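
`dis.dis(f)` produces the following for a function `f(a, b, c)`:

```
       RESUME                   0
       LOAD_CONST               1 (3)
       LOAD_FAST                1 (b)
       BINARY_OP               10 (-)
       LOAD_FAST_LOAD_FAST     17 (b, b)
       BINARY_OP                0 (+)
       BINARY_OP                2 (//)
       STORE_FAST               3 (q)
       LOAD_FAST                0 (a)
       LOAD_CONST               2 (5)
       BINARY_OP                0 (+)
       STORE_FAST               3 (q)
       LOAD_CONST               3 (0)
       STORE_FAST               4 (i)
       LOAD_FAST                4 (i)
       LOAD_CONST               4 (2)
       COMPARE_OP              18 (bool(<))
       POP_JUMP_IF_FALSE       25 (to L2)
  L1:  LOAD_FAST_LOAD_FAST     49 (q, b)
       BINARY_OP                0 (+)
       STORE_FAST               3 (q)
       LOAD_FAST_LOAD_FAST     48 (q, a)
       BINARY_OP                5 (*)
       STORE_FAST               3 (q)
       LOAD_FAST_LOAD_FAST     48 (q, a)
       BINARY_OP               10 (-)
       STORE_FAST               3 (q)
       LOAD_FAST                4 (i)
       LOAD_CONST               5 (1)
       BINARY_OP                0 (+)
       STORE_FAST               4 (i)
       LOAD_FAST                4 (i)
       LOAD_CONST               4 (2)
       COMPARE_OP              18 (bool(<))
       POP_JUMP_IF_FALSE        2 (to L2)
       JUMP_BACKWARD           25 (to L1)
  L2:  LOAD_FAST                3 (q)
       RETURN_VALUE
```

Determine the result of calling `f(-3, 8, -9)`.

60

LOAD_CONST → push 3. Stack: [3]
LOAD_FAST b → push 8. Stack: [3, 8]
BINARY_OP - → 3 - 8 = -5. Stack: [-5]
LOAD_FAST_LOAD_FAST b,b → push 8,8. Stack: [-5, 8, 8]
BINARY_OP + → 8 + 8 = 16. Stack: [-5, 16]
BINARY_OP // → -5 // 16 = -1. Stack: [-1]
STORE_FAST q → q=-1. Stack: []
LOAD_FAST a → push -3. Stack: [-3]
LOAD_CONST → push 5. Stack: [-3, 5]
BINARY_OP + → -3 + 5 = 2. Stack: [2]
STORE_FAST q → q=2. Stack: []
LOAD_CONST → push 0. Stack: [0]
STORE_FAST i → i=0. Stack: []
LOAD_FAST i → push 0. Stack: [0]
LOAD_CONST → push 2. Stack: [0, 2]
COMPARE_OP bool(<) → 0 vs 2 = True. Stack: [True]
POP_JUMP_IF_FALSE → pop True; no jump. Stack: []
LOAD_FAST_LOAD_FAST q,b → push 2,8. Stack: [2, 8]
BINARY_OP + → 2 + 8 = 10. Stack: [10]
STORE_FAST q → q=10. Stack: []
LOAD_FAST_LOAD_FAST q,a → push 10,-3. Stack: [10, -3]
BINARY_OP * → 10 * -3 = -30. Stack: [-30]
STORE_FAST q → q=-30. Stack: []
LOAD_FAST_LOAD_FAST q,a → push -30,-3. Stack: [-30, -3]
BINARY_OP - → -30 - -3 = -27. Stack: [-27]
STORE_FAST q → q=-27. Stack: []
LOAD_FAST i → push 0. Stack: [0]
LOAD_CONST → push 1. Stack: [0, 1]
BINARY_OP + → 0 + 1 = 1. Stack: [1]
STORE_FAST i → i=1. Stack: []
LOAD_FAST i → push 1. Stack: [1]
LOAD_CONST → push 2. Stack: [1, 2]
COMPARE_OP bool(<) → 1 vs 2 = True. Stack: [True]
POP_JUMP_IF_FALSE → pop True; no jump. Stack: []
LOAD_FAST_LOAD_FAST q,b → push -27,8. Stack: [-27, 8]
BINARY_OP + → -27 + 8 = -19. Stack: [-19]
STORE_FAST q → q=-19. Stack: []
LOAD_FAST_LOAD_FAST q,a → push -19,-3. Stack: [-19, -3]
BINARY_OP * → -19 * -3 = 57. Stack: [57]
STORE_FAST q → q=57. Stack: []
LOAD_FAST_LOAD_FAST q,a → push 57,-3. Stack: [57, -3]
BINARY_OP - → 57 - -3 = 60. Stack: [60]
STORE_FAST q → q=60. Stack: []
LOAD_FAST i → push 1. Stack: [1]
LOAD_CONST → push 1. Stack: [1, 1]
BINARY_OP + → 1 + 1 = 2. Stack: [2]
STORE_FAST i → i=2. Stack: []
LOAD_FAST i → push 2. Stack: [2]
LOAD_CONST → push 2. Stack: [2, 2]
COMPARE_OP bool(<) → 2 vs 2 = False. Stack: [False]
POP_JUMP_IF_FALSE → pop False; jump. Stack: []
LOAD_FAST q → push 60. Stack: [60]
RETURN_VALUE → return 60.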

★ ★ ★

§ TASK OBJECTIVE
Please output each entry above exactly, leaving nothing out.

§ ANSWER TO THIS PROBLEM
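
`dis.dis(f)` produces the following for a function `f(a, b, c)`:

```
       RESUME                   0
       LOAD_CONST               1 (3)
       LOAD_FAST                1 (b)
       BINARY_OP               10 (-)
       LOAD_FAST_LOAD_FAST     17 (b, b)
       BINARY_OP                0 (+)
       BINARY_OP                2 (//)
       STORE_FAST               3 (q)
       LOAD_FAST                0 (a)
       LOAD_CONST               2 (5)
       BINARY_OP                0 (+)
       STORE_FAST               3 (q)
       LOAD_CONST               3 (0)
       STORE_FAST               4 (i)
       LOAD_FAST                4 (i)
       LOAD_CONST               4 (2)
       COMPARE_OP              18 (bool(<))
       POP_JUMP_IF_FALSE       25 (to L2)
  L1:  LOAD_FAST_LOAD_FAST     49 (q, b)
       BINARY_OP                0 (+)
       STORE_FAST               3 (q)
       LOAD_FAST_LOAD_FAST     48 (q, a)
       BINARY_OP                5 (*)
       STORE_FAST               3 (q)
       LOAD_FAST_LOAD_FAST     48 (q, a)
       BINARY_OP               10 (-)
       STORE_FAST               3 (q)
       LOAD_FAST                4 (i)
       LOAD_CONST               5 (1)
       BINARY_OP                0 (+)
       STORE_FAST               4 (i)
       LOAD_FAST                4 (i)
       LOAD_CONST               4 (2)
       COMPARE_OP              18 (bool(<))
       POP_JUMP_IF_FALSE        2 (to L2)
       JUMP_BACKWARD           25 (to L1)
  L2:  LOAD_FAST                3 (q)
       RETURN_VALUE
```

Determine the result of calling `f(-3, 8, -9)`.

60

LOAD_CONST → push 3. Stack: [3]
LOAD_FAST b → push 8. Stack: [3, 8]
BINARY_OP - → 3 - 8 = -5. Stack: [-5]
LOAD_FAST_LOAD_FAST b,b → push 8,8. Stack: [-5, 8, 8]
BINARY_OP + → 8 + 8 = 16. Stack: [-5, 16]
BINARY_OP // → -5 // 16 = -1. Stack: [-1]
STORE_FAST q → q=-1. Stack: []
LOAD_FAST a → push -3. Stack: [-3]
LOAD_CONST → push 5. Stack: [-3, 5]
BINARY_OP + → -3 + 5 = 2. Stack: [2]
STORE_FAST q → q=2. Stack: []
LOAD_CONST → push 0. Stack: [0]
STORE_FAST i → i=0. Stack: []
LOAD_FAST i → push 0. Stack: [0]
LOAD_CONST → push 2. Stack: [0, 2]
COMPARE_OP bool(<) → 0 vs 2 = True. Stack: [True]
POP_JUMP_IF_FALSE → pop True; no jump. Stack: []
LOAD_FAST_LOAD_FAST q,b → push 2,8. Stack: [2, 8]
BINARY_OP + → 2 + 8 = 10. Stack: [10]
STORE_FAST q → q=10. Stack: []
LOAD_FAST_LOAD_FAST q,a → push 10,-3. Stack: [10, -3]
BINARY_OP * → 10 * -3 = -30. Stack: [-30]
STORE_FAST q → q=-30. Stack: []
LOAD_FAST_LOAD_FAST q,a → push -30,-3. Stack: [-30, -3]
BINARY_OP - → -30 - -3 = -27. Stack: [-27]
STORE_FAST q → q=-27. Stack: []
LOAD_FAST i → push 0. Stack: [0]
LOAD_CONST → push 1. Stack: [0, 1]
BINARY_OP + → 0 + 1 = 1. Stack: [1]
STORE_FAST i → i=1. Stack: []
LOAD_FAST i → push 1. Stack: [1]
LOAD_CONST → push 2. Stack: [1, 2]
COMPARE_OP bool(<) → 1 vs 2 = True. Stack: [True]
POP_JUMP_IF_FALSE → pop True; no jump. Stack: []
LOAD_FAST_LOAD_FAST q,b → push -27,8. Stack: [-27, 8]
BINARY_OP + → -27 + 8 = -19. Stack: [-19]
STORE_FAST q → q=-19. Stack: []
LOAD_FAST_LOAD_FAST q,a → push -19,-3. Stack: [-19, -3]
BINARY_OP * → -19 * -3 = 57. Stack: [57]
STORE_FAST q → q=57. Stack: []
LOAD_FAST_LOAD_FAST q,a → push 57,-3. Stack: [57, -3]
BINARY_OP - → 57 - -3 = 60. Stack: [60]
STORE_FAST q → q=60. Stack: []
LOAD_FAST i → push 1. Stack: [1]
LOAD_CONST → push 1. Stack: [1, 1]
BINARY_OP + → 1 + 1 = 2. Stack: [2]
STORE_FAST i → i=2. Stack: []
LOAD_FAST i → push 2. Stack: [2]
LOAD_CONST → push 2. Stack: [2, 2]
COMPARE_OP bool(<) → 2 vs 2 = False. Stack: [False]
POP_JUMP_IF_FALSE → pop False; jump. Stack: []
LOAD_FAST q → push 60. Stack: [60]
RETURN_VALUE → return 60.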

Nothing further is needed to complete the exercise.